What is required: Every record must be output verbatim in the reply.

Dataset entries:
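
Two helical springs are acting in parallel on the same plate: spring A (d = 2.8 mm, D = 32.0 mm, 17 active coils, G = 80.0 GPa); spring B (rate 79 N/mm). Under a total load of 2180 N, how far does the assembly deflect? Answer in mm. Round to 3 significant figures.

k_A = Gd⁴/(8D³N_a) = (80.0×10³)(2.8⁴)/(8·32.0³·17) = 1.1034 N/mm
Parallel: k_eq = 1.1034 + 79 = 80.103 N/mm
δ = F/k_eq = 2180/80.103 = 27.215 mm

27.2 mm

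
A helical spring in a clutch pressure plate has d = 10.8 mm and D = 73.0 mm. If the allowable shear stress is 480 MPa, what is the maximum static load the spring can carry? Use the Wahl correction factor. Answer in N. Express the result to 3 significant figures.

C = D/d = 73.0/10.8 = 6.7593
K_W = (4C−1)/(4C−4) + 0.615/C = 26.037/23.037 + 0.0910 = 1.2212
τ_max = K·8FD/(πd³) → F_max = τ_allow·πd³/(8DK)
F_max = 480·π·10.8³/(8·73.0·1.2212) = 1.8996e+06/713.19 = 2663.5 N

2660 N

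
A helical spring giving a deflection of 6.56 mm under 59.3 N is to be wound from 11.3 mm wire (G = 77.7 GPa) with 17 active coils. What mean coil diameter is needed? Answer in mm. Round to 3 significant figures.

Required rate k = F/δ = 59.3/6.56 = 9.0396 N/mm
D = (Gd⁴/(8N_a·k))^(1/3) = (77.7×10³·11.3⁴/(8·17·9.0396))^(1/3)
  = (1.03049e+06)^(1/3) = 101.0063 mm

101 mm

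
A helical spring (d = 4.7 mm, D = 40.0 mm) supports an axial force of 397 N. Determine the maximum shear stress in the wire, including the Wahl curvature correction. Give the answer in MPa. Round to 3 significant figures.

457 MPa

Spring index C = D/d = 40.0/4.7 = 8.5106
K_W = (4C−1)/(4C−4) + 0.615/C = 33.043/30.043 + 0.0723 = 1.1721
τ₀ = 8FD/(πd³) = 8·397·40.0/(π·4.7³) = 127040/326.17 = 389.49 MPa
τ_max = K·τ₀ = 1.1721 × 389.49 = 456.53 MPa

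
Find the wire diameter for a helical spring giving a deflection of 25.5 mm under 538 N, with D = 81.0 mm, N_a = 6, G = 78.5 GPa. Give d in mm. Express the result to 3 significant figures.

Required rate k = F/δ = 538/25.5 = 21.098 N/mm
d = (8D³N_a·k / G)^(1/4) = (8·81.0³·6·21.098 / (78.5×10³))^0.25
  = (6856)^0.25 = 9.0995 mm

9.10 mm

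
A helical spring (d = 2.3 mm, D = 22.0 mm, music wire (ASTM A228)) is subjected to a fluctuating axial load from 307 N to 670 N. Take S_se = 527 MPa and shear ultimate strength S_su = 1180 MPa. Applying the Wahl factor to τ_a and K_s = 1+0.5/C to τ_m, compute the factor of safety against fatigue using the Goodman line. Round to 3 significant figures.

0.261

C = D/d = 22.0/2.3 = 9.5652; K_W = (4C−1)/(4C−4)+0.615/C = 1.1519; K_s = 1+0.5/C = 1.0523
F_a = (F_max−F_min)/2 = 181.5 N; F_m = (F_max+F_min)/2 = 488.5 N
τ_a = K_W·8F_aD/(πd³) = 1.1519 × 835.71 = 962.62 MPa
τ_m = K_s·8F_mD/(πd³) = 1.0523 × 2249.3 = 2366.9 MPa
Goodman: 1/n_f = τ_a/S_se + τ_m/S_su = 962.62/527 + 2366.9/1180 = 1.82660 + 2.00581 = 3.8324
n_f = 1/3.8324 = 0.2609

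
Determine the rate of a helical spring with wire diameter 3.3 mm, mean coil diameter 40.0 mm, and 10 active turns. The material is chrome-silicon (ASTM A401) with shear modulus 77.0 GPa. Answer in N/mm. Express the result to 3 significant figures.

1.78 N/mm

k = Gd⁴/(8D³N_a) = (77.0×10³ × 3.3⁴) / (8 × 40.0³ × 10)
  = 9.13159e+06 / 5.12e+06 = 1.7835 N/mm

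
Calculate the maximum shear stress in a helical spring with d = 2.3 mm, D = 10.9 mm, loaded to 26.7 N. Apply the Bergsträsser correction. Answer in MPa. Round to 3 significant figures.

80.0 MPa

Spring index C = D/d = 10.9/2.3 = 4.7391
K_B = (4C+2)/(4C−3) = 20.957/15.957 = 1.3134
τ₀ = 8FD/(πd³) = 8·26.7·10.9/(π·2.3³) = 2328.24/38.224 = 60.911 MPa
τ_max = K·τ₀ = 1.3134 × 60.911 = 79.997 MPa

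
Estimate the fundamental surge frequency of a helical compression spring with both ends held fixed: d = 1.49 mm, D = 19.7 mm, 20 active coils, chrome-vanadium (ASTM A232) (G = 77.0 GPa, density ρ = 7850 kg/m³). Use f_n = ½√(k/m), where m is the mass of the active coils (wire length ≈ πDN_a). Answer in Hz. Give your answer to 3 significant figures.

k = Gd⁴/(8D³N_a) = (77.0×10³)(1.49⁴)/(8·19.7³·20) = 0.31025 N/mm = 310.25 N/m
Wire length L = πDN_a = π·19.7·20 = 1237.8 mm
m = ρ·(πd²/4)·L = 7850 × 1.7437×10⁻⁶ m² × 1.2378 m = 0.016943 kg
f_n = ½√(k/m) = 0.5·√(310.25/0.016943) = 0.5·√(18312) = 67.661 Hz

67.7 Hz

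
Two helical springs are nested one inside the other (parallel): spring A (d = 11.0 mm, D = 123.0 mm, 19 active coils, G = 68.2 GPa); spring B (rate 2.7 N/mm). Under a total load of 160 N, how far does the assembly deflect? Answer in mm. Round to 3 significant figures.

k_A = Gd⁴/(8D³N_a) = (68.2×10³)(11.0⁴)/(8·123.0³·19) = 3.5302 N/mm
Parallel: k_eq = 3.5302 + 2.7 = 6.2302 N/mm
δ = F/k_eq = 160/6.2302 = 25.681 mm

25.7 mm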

Written answer:
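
Two helical springs are acting in parallel on the same plate: spring A (d = 2.8 mm, D = 32.0 mm, 17 active coils, G = 80.0 GPa); spring B (rate 79 N/mm). Under a total load of 2180 N, how far does the assembly deflect? Answer in mm. Round to 3 significant figures.

k_A = Gd⁴/(8D³N_a) = (80.0×10³)(2.8⁴)/(8·32.0³·17) = 1.1034 N/mm
Parallel: k_eq = 1.1034 + 79 = 80.103 N/mm
δ = F/k_eq = 2180/80.103 = 27.215 mm

27.2 mm

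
A helical spring in a clutch pressure plate has d = 10.8 mm and D = 73.0 mm. If the allowable shear stress is 480 MPa, what is the maximum static load the spring can carry? Use the Wahl correction factor. Answer in N. Express the result to 3 significant figures.

C = D/d = 73.0/10.8 = 6.7593
K_W = (4C−1)/(4C−4) + 0.615/C = 26.037/23.037 + 0.0910 = 1.2212
τ_max = K·8FD/(πd³) → F_max = τ_allow·πd³/(8DK)
F_max = 480·π·10.8³/(8·73.0·1.2212) = 1.8996e+06/713.19 = 2663.5 N

2660 N

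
A helical spring giving a deflection of 6.56 mm under 59.3 N is to be wound from 11.3 mm wire (G = 77.7 GPa) with 17 active coils. What mean coil diameter is needed? Answer in mm. Round to 3 significant figures.

Required rate k = F/δ = 59.3/6.56 = 9.0396 N/mm
D = (Gd⁴/(8N_a·k))^(1/3) = (77.7×10³·11.3⁴/(8·17·9.0396))^(1/3)
  = (1.03049e+06)^(1/3) = 101.0063 mm

101 mm

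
A helical spring (d = 4.7 mm, D = 40.0 mm) supports an axial force of 397 N. Determine the maximum shear stress in the wire, including the Wahl curvature correction. Give the answer in MPa. Round to 3 significant figures.

457 MPa

Spring index C = D/d = 40.0/4.7 = 8.5106
K_W = (4C−1)/(4C−4) + 0.615/C = 33.043/30.043 + 0.0723 = 1.1721
τ₀ = 8FD/(πd³) = 8·397·40.0/(π·4.7³) = 127040/326.17 = 389.49 MPa
τ_max = K·τ₀ = 1.1721 × 389.49 = 456.53 MPa

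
Find the wire diameter for a helical spring giving a deflection of 25.5 mm under 538 N, with D = 81.0 mm, N_a = 6, G = 78.5 GPa. Give d in mm. Express the result to 3 significant figures.

Required rate k = F/δ = 538/25.5 = 21.098 N/mm
d = (8D³N_a·k / G)^(1/4) = (8·81.0³·6·21.098 / (78.5×10³))^0.25
  = (6856)^0.25 = 9.0995 mm

9.10 mm

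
A helical spring (d = 2.3 mm, D = 22.0 mm, music wire (ASTM A228)) is subjected to a fluctuating axial load from 307 N to 670 N. Take S_se = 527 MPa and shear ultimate strength S_su = 1180 MPa. Applying the Wahl factor to τ_a and K_s = 1+0.5/C to τ_m, compute the factor of safety against fatigue using the Goodman line. Round to 3 significant figures.

0.261

C = D/d = 22.0/2.3 = 9.5652; K_W = (4C−1)/(4C−4)+0.615/C = 1.1519; K_s = 1+0.5/C = 1.0523
F_a = (F_max−F_min)/2 = 181.5 N; F_m = (F_max+F_min)/2 = 488.5 N
τ_a = K_W·8F_aD/(πd³) = 1.1519 × 835.71 = 962.62 MPa
τ_m = K_s·8F_mD/(πd³) = 1.0523 × 2249.3 = 2366.9 MPa
Goodman: 1/n_f = τ_a/S_se + τ_m/S_su = 962.62/527 + 2366.9/1180 = 1.82660 + 2.00581 = 3.8324
n_f = 1/3.8324 = 0.2609

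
Determine the rate of a helical spring with wire diameter 3.3 mm, mean coil diameter 40.0 mm, and 10 active turns. The material is chrome-silicon (ASTM A401) with shear modulus 77.0 GPa. Answer in N/mm. Express the result to 3 significant figures.

1.78 N/mm

k = Gd⁴/(8D³N_a) = (77.0×10³ × 3.3⁴) / (8 × 40.0³ × 10)
  = 9.13159e+06 / 5.12e+06 = 1.7835 N/mm

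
Calculate the maximum shear stress in a helical spring with d = 2.3 mm, D = 10.9 mm, loaded to 26.7 N. Apply the Bergsträsser correction. Answer in MPa. Round to 3 significant figures.

80.0 MPa

Spring index C = D/d = 10.9/2.3 = 4.7391
K_B = (4C+2)/(4C−3) = 20.957/15.957 = 1.3134
τ₀ = 8FD/(πd³) = 8·26.7·10.9/(π·2.3³) = 2328.24/38.224 = 60.911 MPa
τ_max = K·τ₀ = 1.3134 × 60.911 = 79.997 MPa

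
Estimate the fundamental surge frequency of a helical compression spring with both ends held fixed: d = 1.49 mm, D = 19.7 mm, 20 active coils, chrome-vanadium (ASTM A232) (G = 77.0 GPa, density ρ = 7850 kg/m³). Use f_n = ½√(k/m), where m is the mass of the active coils (wire length ≈ πDN_a). Answer in Hz. Give your answer to 3 significant figures.

k = Gd⁴/(8D³N_a) = (77.0×10³)(1.49⁴)/(8·19.7³·20) = 0.31025 N/mm = 310.25 N/m
Wire length L = πDN_a = π·19.7·20 = 1237.8 mm
m = ρ·(πd²/4)·L = 7850 × 1.7437×10⁻⁶ m² × 1.2378 m = 0.016943 kg
f_n = ½√(k/m) = 0.5·√(310.25/0.016943) = 0.5·√(18312) = 67.661 Hz

67.7 Hz

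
Two helical springs are nested one inside the other (parallel): spring A (d = 11.0 mm, D = 123.0 mm, 19 active coils, G = 68.2 GPa); spring B (rate 2.7 N/mm). Under a total load of 160 N, how far does the assembly deflect? Answer in mm. Round to 3 significant figures.

k_A = Gd⁴/(8D³N_a) = (68.2×10³)(11.0⁴)/(8·123.0³·19) = 3.5302 N/mm
Parallel: k_eq = 3.5302 + 2.7 = 6.2302 N/mm
δ = F/k_eq = 160/6.2302 = 25.681 mm

25.7 mm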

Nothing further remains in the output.